START Task material

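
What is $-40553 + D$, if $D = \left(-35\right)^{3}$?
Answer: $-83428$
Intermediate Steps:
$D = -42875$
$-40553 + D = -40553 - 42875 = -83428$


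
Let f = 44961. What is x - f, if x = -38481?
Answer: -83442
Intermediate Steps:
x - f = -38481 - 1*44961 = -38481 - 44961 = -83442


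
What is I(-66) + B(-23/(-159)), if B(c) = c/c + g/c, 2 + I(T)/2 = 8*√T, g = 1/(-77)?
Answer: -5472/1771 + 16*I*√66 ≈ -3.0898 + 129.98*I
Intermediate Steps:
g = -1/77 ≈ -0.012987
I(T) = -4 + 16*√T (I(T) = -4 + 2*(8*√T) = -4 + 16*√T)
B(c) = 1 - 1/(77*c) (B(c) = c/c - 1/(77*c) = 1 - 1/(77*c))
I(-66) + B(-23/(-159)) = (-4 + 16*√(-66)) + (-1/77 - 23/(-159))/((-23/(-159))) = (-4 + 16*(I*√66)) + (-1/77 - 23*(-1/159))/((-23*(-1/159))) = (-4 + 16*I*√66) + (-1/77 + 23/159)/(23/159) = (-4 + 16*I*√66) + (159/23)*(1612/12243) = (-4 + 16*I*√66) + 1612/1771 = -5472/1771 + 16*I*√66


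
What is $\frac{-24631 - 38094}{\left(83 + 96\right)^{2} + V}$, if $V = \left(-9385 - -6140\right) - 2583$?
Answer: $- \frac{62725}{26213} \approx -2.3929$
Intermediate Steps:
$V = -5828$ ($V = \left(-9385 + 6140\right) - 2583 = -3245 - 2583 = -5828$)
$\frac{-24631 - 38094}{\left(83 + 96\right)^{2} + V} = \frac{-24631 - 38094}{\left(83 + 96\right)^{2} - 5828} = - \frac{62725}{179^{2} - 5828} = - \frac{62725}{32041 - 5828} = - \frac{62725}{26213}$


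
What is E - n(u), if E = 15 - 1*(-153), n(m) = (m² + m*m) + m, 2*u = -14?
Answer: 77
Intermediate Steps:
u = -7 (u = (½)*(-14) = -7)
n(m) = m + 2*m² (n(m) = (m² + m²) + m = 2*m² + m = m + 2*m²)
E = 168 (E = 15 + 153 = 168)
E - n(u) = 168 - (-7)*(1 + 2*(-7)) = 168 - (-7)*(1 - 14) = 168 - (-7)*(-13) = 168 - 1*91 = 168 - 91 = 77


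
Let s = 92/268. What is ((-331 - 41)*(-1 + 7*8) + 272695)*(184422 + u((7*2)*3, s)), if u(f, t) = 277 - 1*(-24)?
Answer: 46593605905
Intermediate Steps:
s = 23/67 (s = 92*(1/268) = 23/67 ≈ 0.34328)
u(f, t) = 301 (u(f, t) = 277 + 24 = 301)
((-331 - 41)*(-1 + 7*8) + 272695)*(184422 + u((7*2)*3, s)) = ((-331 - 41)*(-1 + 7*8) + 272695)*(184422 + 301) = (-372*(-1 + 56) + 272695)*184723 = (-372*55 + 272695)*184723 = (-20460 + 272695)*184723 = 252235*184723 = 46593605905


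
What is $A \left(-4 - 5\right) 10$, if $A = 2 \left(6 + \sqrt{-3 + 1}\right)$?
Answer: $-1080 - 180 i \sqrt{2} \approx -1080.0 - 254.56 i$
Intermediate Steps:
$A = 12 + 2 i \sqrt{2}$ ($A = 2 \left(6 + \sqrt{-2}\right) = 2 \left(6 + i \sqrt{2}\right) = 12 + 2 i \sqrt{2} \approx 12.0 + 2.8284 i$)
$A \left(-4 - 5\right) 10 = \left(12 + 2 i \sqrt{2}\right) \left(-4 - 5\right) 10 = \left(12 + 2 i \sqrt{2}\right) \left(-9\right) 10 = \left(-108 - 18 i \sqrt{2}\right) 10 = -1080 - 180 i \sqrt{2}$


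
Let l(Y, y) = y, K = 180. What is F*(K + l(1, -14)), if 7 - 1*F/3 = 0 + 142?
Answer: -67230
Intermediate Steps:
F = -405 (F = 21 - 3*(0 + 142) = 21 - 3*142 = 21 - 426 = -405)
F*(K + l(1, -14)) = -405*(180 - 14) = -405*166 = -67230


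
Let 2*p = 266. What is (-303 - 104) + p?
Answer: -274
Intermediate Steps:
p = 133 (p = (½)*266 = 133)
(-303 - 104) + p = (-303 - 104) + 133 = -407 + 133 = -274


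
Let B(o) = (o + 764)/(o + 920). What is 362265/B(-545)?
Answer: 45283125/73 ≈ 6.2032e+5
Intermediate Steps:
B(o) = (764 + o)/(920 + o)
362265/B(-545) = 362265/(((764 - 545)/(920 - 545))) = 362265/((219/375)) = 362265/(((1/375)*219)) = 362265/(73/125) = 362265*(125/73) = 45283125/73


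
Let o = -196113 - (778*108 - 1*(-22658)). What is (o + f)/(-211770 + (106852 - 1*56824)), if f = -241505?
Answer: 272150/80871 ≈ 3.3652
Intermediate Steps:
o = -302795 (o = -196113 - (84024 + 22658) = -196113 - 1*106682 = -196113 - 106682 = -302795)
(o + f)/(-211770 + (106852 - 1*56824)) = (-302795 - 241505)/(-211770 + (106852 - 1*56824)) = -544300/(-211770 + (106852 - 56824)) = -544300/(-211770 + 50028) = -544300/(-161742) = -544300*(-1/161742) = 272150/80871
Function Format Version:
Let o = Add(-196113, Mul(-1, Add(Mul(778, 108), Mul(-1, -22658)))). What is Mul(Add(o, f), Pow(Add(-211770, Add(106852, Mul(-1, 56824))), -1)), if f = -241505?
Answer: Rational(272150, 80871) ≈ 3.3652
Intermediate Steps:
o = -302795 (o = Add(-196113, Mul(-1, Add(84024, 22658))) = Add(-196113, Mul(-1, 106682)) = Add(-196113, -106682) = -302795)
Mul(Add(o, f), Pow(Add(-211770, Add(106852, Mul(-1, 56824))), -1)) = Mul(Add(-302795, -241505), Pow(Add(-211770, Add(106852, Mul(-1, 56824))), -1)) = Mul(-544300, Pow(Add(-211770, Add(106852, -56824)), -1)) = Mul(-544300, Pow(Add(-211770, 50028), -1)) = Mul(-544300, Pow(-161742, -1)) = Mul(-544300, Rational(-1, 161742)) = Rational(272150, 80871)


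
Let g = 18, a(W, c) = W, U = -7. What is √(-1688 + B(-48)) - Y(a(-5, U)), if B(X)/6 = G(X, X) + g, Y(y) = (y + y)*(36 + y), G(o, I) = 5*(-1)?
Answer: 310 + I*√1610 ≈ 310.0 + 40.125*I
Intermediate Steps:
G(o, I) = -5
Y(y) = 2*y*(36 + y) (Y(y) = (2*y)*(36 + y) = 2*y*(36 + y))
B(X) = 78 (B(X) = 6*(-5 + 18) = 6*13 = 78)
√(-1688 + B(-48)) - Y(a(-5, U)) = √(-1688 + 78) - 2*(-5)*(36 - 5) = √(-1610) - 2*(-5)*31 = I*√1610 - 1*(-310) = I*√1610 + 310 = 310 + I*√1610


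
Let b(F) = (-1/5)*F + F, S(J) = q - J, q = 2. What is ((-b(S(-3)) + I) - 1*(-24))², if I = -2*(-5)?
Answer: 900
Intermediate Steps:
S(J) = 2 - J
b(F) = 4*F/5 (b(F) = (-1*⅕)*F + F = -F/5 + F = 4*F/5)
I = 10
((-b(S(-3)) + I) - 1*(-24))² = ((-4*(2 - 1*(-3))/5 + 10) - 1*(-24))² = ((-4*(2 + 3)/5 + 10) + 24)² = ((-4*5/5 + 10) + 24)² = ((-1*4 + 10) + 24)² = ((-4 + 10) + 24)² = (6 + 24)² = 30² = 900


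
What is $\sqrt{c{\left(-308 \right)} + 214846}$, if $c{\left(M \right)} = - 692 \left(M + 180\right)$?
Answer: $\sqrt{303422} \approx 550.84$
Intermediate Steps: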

END Task material

Retype the entries above exactly, but only from the line containing "Answer: -5472/1771 +" through the line containing "Answer: $-1080 - 180", both included.

» **Result for this task**
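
Answer: -5472/1771 + 16*I*√66 ≈ -3.0898 + 129.98*I
Intermediate Steps:
g = -1/77 ≈ -0.012987
I(T) = -4 + 16*√T (I(T) = -4 + 2*(8*√T) = -4 + 16*√T)
B(c) = 1 - 1/(77*c) (B(c) = c/c - 1/(77*c) = 1 - 1/(77*c))
I(-66) + B(-23/(-159)) = (-4 + 16*√(-66)) + (-1/77 - 23/(-159))/((-23/(-159))) = (-4 + 16*(I*√66)) + (-1/77 - 23*(-1/159))/((-23*(-1/159))) = (-4 + 16*I*√66) + (-1/77 + 23/159)/(23/159) = (-4 + 16*I*√66) + (159/23)*(1612/12243) = (-4 + 16*I*√66) + 1612/1771 = -5472/1771 + 16*I*√66


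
What is $\frac{-24631 - 38094}{\left(83 + 96\right)^{2} + V}$, if $V = \left(-9385 - -6140\right) - 2583$?
Answer: $- \frac{62725}{26213} \approx -2.3929$
Intermediate Steps:
$V = -5828$ ($V = \left(-9385 + 6140\right) - 2583 = -3245 - 2583 = -5828$)
$\frac{-24631 - 38094}{\left(83 + 96\right)^{2} + V} = \frac{-24631 - 38094}{\left(83 + 96\right)^{2} - 5828} = - \frac{62725}{179^{2} - 5828} = - \frac{62725}{32041 - 5828} = - \frac{62725}{26213}$


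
What is E - n(u), if E = 15 - 1*(-153), n(m) = (m² + m*m) + m, 2*u = -14?
Answer: 77
Intermediate Steps:
u = -7 (u = (½)*(-14) = -7)
n(m) = m + 2*m² (n(m) = (m² + m²) + m = 2*m² + m = m + 2*m²)
E = 168 (E = 15 + 153 = 168)
E - n(u) = 168 - (-7)*(1 + 2*(-7)) = 168 - (-7)*(1 - 14) = 168 - (-7)*(-13) = 168 - 1*91 = 168 - 91 = 77


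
Let s = 92/268. What is ((-331 - 41)*(-1 + 7*8) + 272695)*(184422 + u((7*2)*3, s)), if u(f, t) = 277 - 1*(-24)?
Answer: 46593605905
Intermediate Steps:
s = 23/67 (s = 92*(1/268) = 23/67 ≈ 0.34328)
u(f, t) = 301 (u(f, t) = 277 + 24 = 301)
((-331 - 41)*(-1 + 7*8) + 272695)*(184422 + u((7*2)*3, s)) = ((-331 - 41)*(-1 + 7*8) + 272695)*(184422 + 301) = (-372*(-1 + 56) + 272695)*184723 = (-372*55 + 272695)*184723 = (-20460 + 272695)*184723 = 252235*184723 = 46593605905


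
What is $A \left(-4 - 5\right) 10$, if $A = 2 \left(6 + \sqrt{-3 + 1}\right)$?
Answer: $-1080 - 180 i \sqrt{2} \approx -1080.0 - 254.56 i$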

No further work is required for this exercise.